>>>
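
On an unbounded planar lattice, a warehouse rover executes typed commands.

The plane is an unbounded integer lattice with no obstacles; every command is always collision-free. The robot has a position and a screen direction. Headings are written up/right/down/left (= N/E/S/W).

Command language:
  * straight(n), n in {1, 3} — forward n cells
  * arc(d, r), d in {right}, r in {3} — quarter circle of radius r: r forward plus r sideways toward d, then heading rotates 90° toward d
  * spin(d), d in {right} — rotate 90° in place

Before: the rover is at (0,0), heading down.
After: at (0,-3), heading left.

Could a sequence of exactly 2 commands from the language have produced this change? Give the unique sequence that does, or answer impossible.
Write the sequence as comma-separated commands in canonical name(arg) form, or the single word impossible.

key: running spin(right) before straight(3) would end elsewhere — order is forced
t0: at (0,0), heading down
step 1 (straight(3)): at (0,-3), heading down
step 2 (spin(right)): at (0,-3), heading left
no rival 2-sequence matches.

straight(3), spin(right)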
<<<
## Directions:
Take the stretch of lines above from the one containing "90° toward d" through the one containing "Could a sequence" and repeat it exactly, adding no other line.

## Finished exercise:
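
  * arc(d, r), d in {right}, r in {3} — quarter circle of radius r: r forward plus r sideways toward d, then heading rotates 90° toward d
  * spin(d), d in {right} — rotate 90° in place

Before: the rover is at (0,0), heading down.
After: at (0,-3), heading left.

Could a sequence of exactly 2 commands from the language have produced this change? Give the unique sequence that does, or answer impossible.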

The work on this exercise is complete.